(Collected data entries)
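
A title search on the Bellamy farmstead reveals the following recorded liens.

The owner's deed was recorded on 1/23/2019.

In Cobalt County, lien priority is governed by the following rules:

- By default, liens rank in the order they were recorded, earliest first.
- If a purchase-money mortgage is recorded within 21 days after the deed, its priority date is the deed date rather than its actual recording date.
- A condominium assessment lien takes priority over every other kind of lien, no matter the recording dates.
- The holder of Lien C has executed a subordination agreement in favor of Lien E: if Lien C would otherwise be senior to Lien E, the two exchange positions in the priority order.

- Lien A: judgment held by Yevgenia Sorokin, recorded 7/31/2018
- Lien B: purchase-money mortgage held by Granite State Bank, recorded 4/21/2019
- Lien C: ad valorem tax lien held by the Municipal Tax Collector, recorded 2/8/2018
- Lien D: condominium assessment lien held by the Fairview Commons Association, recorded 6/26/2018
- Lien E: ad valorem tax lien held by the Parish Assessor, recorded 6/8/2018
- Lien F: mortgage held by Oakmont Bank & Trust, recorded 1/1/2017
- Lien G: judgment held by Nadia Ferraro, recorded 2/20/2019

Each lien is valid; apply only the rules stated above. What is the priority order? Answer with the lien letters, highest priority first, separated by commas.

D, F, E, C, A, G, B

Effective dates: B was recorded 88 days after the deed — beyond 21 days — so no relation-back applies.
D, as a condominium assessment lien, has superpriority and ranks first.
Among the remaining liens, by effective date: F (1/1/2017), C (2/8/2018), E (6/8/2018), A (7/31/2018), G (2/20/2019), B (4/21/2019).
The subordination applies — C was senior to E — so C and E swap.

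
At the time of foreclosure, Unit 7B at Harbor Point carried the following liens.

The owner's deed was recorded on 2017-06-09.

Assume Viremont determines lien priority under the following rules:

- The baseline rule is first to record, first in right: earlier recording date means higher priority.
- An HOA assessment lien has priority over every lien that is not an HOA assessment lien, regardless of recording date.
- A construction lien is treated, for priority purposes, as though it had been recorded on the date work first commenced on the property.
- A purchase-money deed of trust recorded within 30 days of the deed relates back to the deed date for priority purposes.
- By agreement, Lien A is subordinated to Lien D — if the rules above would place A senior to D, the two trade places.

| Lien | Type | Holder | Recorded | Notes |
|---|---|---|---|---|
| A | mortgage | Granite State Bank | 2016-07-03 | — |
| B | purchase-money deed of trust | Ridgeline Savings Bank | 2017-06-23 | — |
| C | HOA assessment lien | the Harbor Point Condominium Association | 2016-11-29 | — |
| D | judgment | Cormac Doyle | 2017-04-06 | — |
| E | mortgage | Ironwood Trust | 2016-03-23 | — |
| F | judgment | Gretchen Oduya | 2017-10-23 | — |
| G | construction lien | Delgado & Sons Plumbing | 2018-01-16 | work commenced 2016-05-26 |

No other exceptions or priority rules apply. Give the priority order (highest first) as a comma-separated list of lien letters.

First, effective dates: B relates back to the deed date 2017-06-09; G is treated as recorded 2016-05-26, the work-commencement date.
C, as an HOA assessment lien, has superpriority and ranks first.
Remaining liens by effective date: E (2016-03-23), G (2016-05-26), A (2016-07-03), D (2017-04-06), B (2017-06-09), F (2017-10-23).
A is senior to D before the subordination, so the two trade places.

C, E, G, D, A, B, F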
==
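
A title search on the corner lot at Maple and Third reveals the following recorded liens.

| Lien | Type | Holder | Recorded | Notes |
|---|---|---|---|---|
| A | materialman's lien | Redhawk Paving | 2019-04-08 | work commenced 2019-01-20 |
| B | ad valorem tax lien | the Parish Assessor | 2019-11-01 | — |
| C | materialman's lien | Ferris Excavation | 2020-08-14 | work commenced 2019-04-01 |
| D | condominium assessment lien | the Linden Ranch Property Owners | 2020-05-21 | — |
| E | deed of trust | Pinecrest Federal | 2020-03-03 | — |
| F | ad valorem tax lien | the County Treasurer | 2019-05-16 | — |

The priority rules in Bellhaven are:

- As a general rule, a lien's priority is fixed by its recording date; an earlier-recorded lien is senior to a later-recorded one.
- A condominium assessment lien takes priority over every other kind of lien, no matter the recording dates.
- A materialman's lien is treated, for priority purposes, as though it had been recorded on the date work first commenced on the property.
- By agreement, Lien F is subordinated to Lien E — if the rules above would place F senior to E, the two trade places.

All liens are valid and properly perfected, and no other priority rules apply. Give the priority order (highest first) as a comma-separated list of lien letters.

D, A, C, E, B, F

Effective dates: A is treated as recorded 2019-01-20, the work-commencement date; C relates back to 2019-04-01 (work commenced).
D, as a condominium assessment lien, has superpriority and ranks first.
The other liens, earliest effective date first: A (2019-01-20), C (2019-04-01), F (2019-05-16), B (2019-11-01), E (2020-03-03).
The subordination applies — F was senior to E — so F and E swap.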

- What you have to do -
Which of the lines above mention the word "following"? Pull those lines out.

- Result for this task -
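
A title search on the Bellamy farmstead reveals the following recorded liens.
In Cobalt County, lien priority is governed by the following rules:
At the time of foreclosure, Unit 7B at Harbor Point carried the following liens.
Assume Viremont determines lien priority under the following rules:
A title search on the corner lot at Maple and Third reveals the following recorded liens.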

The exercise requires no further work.